Task requirements —
Scan the listing below for lines with "result" in them. Give their number and nothing more.

======== Dataset content

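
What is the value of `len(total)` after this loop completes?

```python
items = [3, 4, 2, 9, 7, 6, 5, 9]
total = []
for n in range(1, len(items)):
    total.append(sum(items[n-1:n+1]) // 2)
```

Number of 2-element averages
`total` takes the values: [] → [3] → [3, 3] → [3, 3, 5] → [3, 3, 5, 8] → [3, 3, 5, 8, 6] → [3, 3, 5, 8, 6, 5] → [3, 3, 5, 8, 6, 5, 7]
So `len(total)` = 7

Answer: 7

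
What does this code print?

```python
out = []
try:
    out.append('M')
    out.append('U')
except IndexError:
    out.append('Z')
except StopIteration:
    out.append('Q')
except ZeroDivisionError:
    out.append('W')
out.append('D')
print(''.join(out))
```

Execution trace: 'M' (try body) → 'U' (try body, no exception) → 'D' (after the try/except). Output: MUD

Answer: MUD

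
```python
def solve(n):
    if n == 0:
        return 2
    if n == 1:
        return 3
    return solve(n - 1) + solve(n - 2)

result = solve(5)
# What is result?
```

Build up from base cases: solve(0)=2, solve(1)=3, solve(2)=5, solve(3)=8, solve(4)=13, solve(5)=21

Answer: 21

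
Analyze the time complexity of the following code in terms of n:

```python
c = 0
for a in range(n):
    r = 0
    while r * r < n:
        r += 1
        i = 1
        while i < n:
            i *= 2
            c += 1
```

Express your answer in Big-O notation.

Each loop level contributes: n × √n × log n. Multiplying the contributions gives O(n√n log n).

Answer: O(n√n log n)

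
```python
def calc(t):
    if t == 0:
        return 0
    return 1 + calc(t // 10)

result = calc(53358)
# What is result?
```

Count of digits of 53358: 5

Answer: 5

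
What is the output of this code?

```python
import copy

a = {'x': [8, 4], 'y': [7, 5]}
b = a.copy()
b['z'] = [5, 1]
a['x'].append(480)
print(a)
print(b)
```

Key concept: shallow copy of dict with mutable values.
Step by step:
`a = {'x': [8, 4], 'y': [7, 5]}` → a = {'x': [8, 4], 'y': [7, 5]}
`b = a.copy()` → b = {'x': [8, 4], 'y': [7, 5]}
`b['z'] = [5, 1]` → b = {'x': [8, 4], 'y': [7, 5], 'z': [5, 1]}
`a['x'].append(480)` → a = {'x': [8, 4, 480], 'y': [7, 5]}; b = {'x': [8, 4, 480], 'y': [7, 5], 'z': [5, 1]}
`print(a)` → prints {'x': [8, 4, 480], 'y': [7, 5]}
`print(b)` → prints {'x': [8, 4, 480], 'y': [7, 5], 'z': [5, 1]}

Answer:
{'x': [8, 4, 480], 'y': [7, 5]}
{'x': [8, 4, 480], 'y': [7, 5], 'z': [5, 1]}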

================

Solved exercise —
4